> [Prompt]:
Below are the records. Reproduce the line that contains "A coastal shelf" and every line after it to the end, exactly and alone.

(Stored items)
※ ※ ※

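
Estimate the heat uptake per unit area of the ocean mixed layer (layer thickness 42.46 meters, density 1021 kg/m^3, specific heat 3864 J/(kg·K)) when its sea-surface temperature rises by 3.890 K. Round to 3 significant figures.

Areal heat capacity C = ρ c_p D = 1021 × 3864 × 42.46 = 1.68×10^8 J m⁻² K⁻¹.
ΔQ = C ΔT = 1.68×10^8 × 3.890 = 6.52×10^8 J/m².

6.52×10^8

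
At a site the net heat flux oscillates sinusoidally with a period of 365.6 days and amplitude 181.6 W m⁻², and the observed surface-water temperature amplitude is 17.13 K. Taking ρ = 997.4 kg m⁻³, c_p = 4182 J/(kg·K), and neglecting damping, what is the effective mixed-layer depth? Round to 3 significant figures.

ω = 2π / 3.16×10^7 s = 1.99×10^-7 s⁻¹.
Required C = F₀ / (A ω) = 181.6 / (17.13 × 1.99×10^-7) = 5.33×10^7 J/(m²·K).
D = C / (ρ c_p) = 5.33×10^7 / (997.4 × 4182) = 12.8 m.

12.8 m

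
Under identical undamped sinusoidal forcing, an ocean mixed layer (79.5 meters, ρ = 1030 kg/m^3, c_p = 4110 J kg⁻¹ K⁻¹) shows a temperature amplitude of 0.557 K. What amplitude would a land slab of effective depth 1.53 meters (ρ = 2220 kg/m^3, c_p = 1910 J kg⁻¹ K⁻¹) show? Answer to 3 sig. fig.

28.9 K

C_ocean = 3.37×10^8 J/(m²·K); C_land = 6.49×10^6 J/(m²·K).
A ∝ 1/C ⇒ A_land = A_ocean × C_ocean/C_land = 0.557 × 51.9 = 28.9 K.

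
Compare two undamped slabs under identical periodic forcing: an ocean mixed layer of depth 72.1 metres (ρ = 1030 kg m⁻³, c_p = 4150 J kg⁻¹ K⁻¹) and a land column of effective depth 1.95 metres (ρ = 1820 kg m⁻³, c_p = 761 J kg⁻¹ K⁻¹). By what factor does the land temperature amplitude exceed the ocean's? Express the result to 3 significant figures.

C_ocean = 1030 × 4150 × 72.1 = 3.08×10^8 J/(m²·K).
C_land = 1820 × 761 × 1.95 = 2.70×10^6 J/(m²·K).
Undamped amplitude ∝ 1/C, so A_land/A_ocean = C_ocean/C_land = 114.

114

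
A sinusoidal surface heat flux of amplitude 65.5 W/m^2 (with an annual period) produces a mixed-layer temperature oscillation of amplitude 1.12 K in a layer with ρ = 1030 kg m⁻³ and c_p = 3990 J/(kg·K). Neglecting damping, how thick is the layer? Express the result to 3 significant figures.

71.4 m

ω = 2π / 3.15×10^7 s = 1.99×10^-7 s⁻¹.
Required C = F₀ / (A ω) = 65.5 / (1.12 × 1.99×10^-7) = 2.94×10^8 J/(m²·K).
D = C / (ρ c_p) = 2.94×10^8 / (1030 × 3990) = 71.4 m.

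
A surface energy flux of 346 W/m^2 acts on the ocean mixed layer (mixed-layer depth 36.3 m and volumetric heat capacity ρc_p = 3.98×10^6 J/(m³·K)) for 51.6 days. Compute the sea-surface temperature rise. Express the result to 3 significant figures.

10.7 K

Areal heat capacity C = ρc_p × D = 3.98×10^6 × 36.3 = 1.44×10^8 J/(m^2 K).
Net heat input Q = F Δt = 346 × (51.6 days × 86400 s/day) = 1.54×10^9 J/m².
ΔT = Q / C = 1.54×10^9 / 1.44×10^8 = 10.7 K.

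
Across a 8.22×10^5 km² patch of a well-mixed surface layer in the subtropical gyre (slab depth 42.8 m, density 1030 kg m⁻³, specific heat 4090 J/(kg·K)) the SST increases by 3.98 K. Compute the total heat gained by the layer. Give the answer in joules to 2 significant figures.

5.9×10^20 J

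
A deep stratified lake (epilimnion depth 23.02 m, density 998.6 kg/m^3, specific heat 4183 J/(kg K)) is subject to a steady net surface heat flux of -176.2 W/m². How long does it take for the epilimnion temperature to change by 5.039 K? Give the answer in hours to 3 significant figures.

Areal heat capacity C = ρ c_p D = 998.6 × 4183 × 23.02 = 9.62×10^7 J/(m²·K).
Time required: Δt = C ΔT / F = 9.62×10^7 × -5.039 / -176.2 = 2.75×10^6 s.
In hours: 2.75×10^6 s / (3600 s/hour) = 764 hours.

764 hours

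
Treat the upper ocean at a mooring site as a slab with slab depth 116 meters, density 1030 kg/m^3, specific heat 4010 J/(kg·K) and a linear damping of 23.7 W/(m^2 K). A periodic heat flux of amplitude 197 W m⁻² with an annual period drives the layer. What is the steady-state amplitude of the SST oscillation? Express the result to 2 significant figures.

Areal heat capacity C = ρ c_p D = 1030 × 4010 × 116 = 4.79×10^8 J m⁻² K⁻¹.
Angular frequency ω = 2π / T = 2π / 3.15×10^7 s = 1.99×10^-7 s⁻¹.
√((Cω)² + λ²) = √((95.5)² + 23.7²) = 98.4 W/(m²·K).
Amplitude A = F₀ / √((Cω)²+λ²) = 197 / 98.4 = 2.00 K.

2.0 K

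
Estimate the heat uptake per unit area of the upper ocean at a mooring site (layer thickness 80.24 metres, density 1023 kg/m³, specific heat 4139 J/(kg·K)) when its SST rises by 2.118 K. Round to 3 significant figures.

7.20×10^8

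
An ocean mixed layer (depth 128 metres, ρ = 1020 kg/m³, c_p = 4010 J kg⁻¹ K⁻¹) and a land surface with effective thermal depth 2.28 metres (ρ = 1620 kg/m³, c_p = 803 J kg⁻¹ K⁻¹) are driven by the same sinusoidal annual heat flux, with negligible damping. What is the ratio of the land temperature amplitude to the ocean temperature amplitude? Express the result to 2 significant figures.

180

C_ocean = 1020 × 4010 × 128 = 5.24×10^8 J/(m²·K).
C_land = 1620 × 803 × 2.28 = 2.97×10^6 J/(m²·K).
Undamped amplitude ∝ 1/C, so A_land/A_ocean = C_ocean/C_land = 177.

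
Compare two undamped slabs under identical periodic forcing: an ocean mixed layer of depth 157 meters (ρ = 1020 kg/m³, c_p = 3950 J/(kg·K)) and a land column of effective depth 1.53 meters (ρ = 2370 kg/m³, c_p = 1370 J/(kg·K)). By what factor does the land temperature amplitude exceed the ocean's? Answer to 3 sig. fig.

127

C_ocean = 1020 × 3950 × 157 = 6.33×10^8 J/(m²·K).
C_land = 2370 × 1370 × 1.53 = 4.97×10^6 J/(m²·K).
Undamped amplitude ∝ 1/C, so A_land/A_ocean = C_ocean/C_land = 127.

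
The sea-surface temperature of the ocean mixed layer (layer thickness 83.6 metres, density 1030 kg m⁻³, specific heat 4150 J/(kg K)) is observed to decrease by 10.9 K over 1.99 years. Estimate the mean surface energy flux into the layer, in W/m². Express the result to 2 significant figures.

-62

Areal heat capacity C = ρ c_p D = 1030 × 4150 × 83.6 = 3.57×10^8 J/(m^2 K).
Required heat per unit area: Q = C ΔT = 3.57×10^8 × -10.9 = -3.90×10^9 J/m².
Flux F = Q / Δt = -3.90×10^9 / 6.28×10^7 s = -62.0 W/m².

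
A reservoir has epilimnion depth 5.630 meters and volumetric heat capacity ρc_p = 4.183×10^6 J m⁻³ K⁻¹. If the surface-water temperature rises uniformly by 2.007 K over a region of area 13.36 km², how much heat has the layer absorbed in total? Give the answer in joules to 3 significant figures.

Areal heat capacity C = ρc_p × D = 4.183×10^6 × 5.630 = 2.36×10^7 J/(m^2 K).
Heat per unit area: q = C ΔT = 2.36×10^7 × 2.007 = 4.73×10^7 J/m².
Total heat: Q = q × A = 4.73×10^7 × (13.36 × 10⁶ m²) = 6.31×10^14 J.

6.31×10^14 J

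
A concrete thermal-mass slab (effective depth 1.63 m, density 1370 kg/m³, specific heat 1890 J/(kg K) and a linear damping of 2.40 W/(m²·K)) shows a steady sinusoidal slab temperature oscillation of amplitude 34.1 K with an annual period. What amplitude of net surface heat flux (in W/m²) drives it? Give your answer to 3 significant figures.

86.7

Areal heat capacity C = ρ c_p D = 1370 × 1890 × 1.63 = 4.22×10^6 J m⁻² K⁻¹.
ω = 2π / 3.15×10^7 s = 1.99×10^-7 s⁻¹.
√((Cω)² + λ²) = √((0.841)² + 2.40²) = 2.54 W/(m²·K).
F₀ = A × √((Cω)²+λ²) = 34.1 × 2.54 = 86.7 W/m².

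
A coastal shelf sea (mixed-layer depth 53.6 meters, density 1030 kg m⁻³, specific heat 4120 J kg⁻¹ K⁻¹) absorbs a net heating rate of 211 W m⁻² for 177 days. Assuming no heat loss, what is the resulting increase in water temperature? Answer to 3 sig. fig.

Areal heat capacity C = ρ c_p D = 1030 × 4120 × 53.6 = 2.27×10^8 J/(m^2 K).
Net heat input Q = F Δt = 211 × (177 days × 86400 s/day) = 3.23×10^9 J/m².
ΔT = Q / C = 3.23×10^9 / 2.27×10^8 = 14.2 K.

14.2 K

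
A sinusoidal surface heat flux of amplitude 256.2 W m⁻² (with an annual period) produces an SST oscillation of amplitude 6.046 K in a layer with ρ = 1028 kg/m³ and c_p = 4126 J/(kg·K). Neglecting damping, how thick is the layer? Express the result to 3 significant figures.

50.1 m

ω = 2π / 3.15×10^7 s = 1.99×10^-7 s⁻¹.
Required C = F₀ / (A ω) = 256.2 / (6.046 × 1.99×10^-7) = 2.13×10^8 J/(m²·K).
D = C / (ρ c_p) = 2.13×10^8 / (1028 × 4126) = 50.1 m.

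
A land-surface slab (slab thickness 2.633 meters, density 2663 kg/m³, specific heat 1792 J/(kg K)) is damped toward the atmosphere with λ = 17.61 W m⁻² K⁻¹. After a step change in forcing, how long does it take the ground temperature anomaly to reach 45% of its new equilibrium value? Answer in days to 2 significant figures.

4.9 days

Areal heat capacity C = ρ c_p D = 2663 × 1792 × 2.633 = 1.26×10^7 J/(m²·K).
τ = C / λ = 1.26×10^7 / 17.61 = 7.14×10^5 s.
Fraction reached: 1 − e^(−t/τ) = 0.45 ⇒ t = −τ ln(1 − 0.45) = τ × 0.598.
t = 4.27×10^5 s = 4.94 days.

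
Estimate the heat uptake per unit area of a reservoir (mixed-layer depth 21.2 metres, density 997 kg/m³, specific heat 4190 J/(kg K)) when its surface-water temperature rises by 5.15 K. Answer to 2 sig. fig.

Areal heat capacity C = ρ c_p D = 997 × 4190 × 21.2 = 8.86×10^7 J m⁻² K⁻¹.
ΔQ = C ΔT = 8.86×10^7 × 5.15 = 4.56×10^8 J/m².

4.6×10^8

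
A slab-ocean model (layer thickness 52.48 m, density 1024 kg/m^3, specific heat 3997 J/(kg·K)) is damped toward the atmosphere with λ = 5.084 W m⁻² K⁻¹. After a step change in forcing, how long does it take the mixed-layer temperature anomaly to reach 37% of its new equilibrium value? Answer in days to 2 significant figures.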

※ ※ ※

> [Solution below]:
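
A coastal shelf sea (mixed-layer depth 53.6 meters, density 1030 kg m⁻³, specific heat 4120 J kg⁻¹ K⁻¹) absorbs a net heating rate of 211 W m⁻² for 177 days. Assuming no heat loss, what is the resulting increase in water temperature? Answer to 3 sig. fig.

Areal heat capacity C = ρ c_p D = 1030 × 4120 × 53.6 = 2.27×10^8 J/(m^2 K).
Net heat input Q = F Δt = 211 × (177 days × 86400 s/day) = 3.23×10^9 J/m².
ΔT = Q / C = 3.23×10^9 / 2.27×10^8 = 14.2 K.

14.2 K

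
A sinusoidal surface heat flux of amplitude 256.2 W m⁻² (with an annual period) produces an SST oscillation of amplitude 6.046 K in a layer with ρ = 1028 kg/m³ and c_p = 4126 J/(kg·K). Neglecting damping, how thick is the layer? Express the result to 3 significant figures.

50.1 m

ω = 2π / 3.15×10^7 s = 1.99×10^-7 s⁻¹.
Required C = F₀ / (A ω) = 256.2 / (6.046 × 1.99×10^-7) = 2.13×10^8 J/(m²·K).
D = C / (ρ c_p) = 2.13×10^8 / (1028 × 4126) = 50.1 m.

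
A land-surface slab (slab thickness 2.633 meters, density 2663 kg/m³, specific heat 1792 J/(kg K)) is damped toward the atmosphere with λ = 17.61 W m⁻² K⁻¹. After a step change in forcing, how long does it take the ground temperature anomaly to reach 45% of its new equilibrium value? Answer in days to 2 significant figures.

4.9 days

Areal heat capacity C = ρ c_p D = 2663 × 1792 × 2.633 = 1.26×10^7 J/(m²·K).
τ = C / λ = 1.26×10^7 / 17.61 = 7.14×10^5 s.
Fraction reached: 1 − e^(−t/τ) = 0.45 ⇒ t = −τ ln(1 − 0.45) = τ × 0.598.
t = 4.27×10^5 s = 4.94 days.

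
Estimate the heat uptake per unit area of a reservoir (mixed-layer depth 21.2 metres, density 997 kg/m³, specific heat 4190 J/(kg K)) when its surface-water temperature rises by 5.15 K. Answer to 2 sig. fig.

Areal heat capacity C = ρ c_p D = 997 × 4190 × 21.2 = 8.86×10^7 J m⁻² K⁻¹.
ΔQ = C ΔT = 8.86×10^7 × 5.15 = 4.56×10^8 J/m².

4.6×10^8

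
A slab-ocean model (layer thickness 52.48 m, density 1024 kg/m^3, specific heat 3997 J/(kg·K)) is damped toward the atmosphere with λ = 5.084 W m⁻² K⁻¹. After a step change in forcing, how long does it take the mixed-layer temperature anomaly to reach 37% of its new equilibrium value? Answer in days to 2 significant figures.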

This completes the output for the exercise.